Your goal: Hand back the entries below exactly.

Task inputs:
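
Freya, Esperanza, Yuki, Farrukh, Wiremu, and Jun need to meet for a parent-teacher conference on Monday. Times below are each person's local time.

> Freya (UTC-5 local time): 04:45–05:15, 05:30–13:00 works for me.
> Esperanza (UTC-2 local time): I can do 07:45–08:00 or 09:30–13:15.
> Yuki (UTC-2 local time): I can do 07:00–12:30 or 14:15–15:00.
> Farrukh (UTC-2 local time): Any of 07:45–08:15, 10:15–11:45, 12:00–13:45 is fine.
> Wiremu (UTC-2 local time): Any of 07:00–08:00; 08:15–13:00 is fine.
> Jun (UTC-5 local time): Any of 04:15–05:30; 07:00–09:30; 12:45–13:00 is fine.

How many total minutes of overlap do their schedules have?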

Solution to the exercise:
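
Freya, Esperanza, Yuki, Farrukh, Wiremu, and Jun need to meet for a parent-teacher conference on Monday. Times below are each person's local time.

> Freya (UTC-5 local time): 04:45–05:15, 05:30–13:00 works for me.
> Esperanza (UTC-2 local time): I can do 07:45–08:00 or 09:30–13:15.
> Yuki (UTC-2 local time): I can do 07:00–12:30 or 14:15–15:00.
> Farrukh (UTC-2 local time): Any of 07:45–08:15, 10:15–11:45, 12:00–13:45 is fine.
> Wiremu (UTC-2 local time): Any of 07:00–08:00; 08:15–13:00 is fine.
> Jun (UTC-5 local time): Any of 04:15–05:30; 07:00–09:30; 12:45–13:00 is fine.

How many total minutes of overlap do their schedules have?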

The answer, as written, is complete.